'''
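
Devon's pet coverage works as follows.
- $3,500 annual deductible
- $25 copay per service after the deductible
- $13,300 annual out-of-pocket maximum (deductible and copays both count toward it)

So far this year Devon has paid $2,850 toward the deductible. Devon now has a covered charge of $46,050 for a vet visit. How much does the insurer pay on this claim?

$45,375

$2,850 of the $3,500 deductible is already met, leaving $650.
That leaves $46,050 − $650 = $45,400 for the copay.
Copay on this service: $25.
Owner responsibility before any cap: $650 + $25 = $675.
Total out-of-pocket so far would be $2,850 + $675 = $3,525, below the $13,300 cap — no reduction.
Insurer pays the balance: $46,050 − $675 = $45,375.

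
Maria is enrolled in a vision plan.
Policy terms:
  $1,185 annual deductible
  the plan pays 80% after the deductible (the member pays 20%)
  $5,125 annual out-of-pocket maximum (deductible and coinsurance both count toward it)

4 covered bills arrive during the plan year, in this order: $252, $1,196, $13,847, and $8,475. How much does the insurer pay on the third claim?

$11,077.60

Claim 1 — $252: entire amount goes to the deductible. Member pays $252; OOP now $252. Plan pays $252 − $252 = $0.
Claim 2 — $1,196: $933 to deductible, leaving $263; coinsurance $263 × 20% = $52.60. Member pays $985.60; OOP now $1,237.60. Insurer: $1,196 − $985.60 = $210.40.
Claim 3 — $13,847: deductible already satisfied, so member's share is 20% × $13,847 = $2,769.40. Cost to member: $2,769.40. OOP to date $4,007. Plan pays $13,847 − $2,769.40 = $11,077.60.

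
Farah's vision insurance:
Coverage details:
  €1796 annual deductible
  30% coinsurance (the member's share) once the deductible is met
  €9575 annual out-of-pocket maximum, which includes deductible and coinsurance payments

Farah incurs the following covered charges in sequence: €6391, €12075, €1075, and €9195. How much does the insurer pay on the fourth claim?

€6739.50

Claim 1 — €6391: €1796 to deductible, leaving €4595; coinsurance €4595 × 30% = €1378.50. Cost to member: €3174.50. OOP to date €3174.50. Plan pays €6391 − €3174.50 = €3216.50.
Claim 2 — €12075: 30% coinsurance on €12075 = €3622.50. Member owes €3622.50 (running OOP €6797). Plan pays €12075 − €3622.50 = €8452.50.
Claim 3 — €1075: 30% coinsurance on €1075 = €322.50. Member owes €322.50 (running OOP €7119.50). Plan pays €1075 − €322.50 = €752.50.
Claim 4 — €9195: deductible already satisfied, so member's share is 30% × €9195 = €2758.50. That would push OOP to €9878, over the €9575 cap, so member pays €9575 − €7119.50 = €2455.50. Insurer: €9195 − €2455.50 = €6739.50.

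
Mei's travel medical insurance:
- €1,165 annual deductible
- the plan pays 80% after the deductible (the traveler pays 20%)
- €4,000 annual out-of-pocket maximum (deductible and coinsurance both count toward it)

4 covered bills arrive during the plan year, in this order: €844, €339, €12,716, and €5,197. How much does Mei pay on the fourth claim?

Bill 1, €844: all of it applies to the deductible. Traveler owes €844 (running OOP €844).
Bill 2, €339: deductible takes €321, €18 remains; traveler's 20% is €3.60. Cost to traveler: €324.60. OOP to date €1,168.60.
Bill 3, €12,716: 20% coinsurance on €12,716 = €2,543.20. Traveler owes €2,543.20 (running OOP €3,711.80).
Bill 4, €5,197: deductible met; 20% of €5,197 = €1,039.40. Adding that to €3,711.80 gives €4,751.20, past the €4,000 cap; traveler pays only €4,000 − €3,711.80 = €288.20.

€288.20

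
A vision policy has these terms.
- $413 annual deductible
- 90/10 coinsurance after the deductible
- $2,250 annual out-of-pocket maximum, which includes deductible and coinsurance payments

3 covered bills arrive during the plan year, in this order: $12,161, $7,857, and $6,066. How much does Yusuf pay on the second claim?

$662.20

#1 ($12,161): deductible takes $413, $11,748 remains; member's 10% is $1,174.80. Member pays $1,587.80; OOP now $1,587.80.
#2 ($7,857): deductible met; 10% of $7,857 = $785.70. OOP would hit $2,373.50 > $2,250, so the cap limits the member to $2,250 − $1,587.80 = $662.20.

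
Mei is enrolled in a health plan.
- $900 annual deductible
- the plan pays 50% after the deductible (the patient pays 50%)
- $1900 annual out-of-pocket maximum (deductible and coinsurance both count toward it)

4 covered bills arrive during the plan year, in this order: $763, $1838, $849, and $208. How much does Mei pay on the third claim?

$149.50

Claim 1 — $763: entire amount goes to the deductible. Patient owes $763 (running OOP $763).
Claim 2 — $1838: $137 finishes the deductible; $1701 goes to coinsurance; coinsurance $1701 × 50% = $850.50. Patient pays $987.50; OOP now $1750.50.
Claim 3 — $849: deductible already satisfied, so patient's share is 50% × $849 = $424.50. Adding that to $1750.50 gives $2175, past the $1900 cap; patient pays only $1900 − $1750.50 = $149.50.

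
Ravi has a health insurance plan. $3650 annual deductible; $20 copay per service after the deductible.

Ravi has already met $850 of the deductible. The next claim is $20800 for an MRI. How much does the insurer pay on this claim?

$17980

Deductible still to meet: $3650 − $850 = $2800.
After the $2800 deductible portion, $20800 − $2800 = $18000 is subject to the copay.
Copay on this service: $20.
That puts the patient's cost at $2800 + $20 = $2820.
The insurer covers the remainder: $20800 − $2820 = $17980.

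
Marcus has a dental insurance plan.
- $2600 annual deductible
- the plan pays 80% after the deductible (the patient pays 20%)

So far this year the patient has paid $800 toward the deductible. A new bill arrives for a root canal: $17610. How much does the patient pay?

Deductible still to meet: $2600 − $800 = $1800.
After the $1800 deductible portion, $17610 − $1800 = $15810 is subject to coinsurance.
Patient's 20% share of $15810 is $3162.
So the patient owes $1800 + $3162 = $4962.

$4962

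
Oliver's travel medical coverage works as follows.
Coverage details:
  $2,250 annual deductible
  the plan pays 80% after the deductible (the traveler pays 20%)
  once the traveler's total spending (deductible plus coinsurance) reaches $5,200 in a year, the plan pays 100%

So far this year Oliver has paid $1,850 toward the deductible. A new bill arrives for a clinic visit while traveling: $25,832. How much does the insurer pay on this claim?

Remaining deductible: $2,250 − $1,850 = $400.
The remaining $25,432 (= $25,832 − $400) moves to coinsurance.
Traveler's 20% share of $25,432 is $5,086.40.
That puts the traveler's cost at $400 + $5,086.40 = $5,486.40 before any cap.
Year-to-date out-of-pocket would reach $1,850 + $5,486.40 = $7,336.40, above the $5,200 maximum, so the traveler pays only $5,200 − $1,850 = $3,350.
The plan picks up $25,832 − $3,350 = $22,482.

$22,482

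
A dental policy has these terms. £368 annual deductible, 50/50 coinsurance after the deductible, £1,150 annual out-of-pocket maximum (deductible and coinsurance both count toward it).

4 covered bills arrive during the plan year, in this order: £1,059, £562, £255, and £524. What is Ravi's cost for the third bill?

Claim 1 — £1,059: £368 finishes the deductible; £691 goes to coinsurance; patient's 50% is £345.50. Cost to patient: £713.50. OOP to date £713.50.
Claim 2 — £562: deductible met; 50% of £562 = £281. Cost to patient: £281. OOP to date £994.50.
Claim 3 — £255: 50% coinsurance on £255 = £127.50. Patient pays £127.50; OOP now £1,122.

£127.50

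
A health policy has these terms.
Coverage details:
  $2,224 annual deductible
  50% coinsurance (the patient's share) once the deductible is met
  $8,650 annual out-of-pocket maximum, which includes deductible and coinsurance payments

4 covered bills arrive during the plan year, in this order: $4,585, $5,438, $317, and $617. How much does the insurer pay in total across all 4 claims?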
'''
TASK OBJECTIVE: An exact copy of all the records above is the required answer.

ANSWER TO THIS EXERCISE:
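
Devon's pet coverage works as follows.
- $3,500 annual deductible
- $25 copay per service after the deductible
- $13,300 annual out-of-pocket maximum (deductible and copays both count toward it)

So far this year Devon has paid $2,850 toward the deductible. Devon now has a covered charge of $46,050 for a vet visit. How much does the insurer pay on this claim?

$45,375

$2,850 of the $3,500 deductible is already met, leaving $650.
That leaves $46,050 − $650 = $45,400 for the copay.
Copay on this service: $25.
Owner responsibility before any cap: $650 + $25 = $675.
Total out-of-pocket so far would be $2,850 + $675 = $3,525, below the $13,300 cap — no reduction.
Insurer pays the balance: $46,050 − $675 = $45,375.

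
Maria is enrolled in a vision plan.
Policy terms:
  $1,185 annual deductible
  the plan pays 80% after the deductible (the member pays 20%)
  $5,125 annual out-of-pocket maximum (deductible and coinsurance both count toward it)

4 covered bills arrive during the plan year, in this order: $252, $1,196, $13,847, and $8,475. How much does the insurer pay on the third claim?

$11,077.60

Claim 1 — $252: entire amount goes to the deductible. Member pays $252; OOP now $252. Plan pays $252 − $252 = $0.
Claim 2 — $1,196: $933 to deductible, leaving $263; coinsurance $263 × 20% = $52.60. Member pays $985.60; OOP now $1,237.60. Insurer: $1,196 − $985.60 = $210.40.
Claim 3 — $13,847: deductible already satisfied, so member's share is 20% × $13,847 = $2,769.40. Cost to member: $2,769.40. OOP to date $4,007. Plan pays $13,847 − $2,769.40 = $11,077.60.

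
Farah's vision insurance:
Coverage details:
  €1796 annual deductible
  30% coinsurance (the member's share) once the deductible is met
  €9575 annual out-of-pocket maximum, which includes deductible and coinsurance payments

Farah incurs the following covered charges in sequence: €6391, €12075, €1075, and €9195. How much does the insurer pay on the fourth claim?

€6739.50

Claim 1 — €6391: €1796 to deductible, leaving €4595; coinsurance €4595 × 30% = €1378.50. Cost to member: €3174.50. OOP to date €3174.50. Plan pays €6391 − €3174.50 = €3216.50.
Claim 2 — €12075: 30% coinsurance on €12075 = €3622.50. Member owes €3622.50 (running OOP €6797). Plan pays €12075 − €3622.50 = €8452.50.
Claim 3 — €1075: 30% coinsurance on €1075 = €322.50. Member owes €322.50 (running OOP €7119.50). Plan pays €1075 − €322.50 = €752.50.
Claim 4 — €9195: deductible already satisfied, so member's share is 30% × €9195 = €2758.50. That would push OOP to €9878, over the €9575 cap, so member pays €9575 − €7119.50 = €2455.50. Insurer: €9195 − €2455.50 = €6739.50.

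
Mei's travel medical insurance:
- €1,165 annual deductible
- the plan pays 80% after the deductible (the traveler pays 20%)
- €4,000 annual out-of-pocket maximum (deductible and coinsurance both count toward it)

4 covered bills arrive during the plan year, in this order: €844, €339, €12,716, and €5,197. How much does Mei pay on the fourth claim?

Bill 1, €844: all of it applies to the deductible. Traveler owes €844 (running OOP €844).
Bill 2, €339: deductible takes €321, €18 remains; traveler's 20% is €3.60. Cost to traveler: €324.60. OOP to date €1,168.60.
Bill 3, €12,716: 20% coinsurance on €12,716 = €2,543.20. Traveler owes €2,543.20 (running OOP €3,711.80).
Bill 4, €5,197: deductible met; 20% of €5,197 = €1,039.40. Adding that to €3,711.80 gives €4,751.20, past the €4,000 cap; traveler pays only €4,000 − €3,711.80 = €288.20.

€288.20

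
A vision policy has these terms.
- $413 annual deductible
- 90/10 coinsurance after the deductible
- $2,250 annual out-of-pocket maximum, which includes deductible and coinsurance payments

3 covered bills arrive during the plan year, in this order: $12,161, $7,857, and $6,066. How much does Yusuf pay on the second claim?

$662.20

#1 ($12,161): deductible takes $413, $11,748 remains; member's 10% is $1,174.80. Member pays $1,587.80; OOP now $1,587.80.
#2 ($7,857): deductible met; 10% of $7,857 = $785.70. OOP would hit $2,373.50 > $2,250, so the cap limits the member to $2,250 − $1,587.80 = $662.20.

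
Mei is enrolled in a health plan.
- $900 annual deductible
- the plan pays 50% after the deductible (the patient pays 50%)
- $1900 annual out-of-pocket maximum (deductible and coinsurance both count toward it)

4 covered bills arrive during the plan year, in this order: $763, $1838, $849, and $208. How much does Mei pay on the third claim?

$149.50

Claim 1 — $763: entire amount goes to the deductible. Patient owes $763 (running OOP $763).
Claim 2 — $1838: $137 finishes the deductible; $1701 goes to coinsurance; coinsurance $1701 × 50% = $850.50. Patient pays $987.50; OOP now $1750.50.
Claim 3 — $849: deductible already satisfied, so patient's share is 50% × $849 = $424.50. Adding that to $1750.50 gives $2175, past the $1900 cap; patient pays only $1900 − $1750.50 = $149.50.

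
Ravi has a health insurance plan. $3650 annual deductible; $20 copay per service after the deductible.

Ravi has already met $850 of the deductible. The next claim is $20800 for an MRI. How much does the insurer pay on this claim?

$17980

Deductible still to meet: $3650 − $850 = $2800.
After the $2800 deductible portion, $20800 − $2800 = $18000 is subject to the copay.
Copay on this service: $20.
That puts the patient's cost at $2800 + $20 = $2820.
The insurer covers the remainder: $20800 − $2820 = $17980.

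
Marcus has a dental insurance plan.
- $2600 annual deductible
- the plan pays 80% after the deductible (the patient pays 20%)

So far this year the patient has paid $800 toward the deductible. A new bill arrives for a root canal: $17610. How much does the patient pay?

Deductible still to meet: $2600 − $800 = $1800.
After the $1800 deductible portion, $17610 − $1800 = $15810 is subject to coinsurance.
Patient's 20% share of $15810 is $3162.
So the patient owes $1800 + $3162 = $4962.

$4962

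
Oliver's travel medical coverage works as follows.
Coverage details:
  $2,250 annual deductible
  the plan pays 80% after the deductible (the traveler pays 20%)
  once the traveler's total spending (deductible plus coinsurance) reaches $5,200 in a year, the plan pays 100%

So far this year Oliver has paid $1,850 toward the deductible. A new bill arrives for a clinic visit while traveling: $25,832. How much does the insurer pay on this claim?

Remaining deductible: $2,250 − $1,850 = $400.
The remaining $25,432 (= $25,832 − $400) moves to coinsurance.
Traveler's 20% share of $25,432 is $5,086.40.
That puts the traveler's cost at $400 + $5,086.40 = $5,486.40 before any cap.
Year-to-date out-of-pocket would reach $1,850 + $5,486.40 = $7,336.40, above the $5,200 maximum, so the traveler pays only $5,200 − $1,850 = $3,350.
The plan picks up $25,832 − $3,350 = $22,482.

$22,482

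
A dental policy has these terms. £368 annual deductible, 50/50 coinsurance after the deductible, £1,150 annual out-of-pocket maximum (deductible and coinsurance both count toward it).

4 covered bills arrive during the plan year, in this order: £1,059, £562, £255, and £524. What is Ravi's cost for the third bill?

Claim 1 — £1,059: £368 finishes the deductible; £691 goes to coinsurance; patient's 50% is £345.50. Cost to patient: £713.50. OOP to date £713.50.
Claim 2 — £562: deductible met; 50% of £562 = £281. Cost to patient: £281. OOP to date £994.50.
Claim 3 — £255: 50% coinsurance on £255 = £127.50. Patient pays £127.50; OOP now £1,122.

£127.50

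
A health policy has these terms.
Coverage details:
  $2,224 annual deductible
  50% coinsurance (the patient's share) once the deductible is met
  $8,650 annual out-of-pocket maximum, which includes deductible and coinsurance payments

4 covered bills arrive during the plan year, in this order: $4,585, $5,438, $317, and $617. How much does the insurer pay in total across all 4 claims?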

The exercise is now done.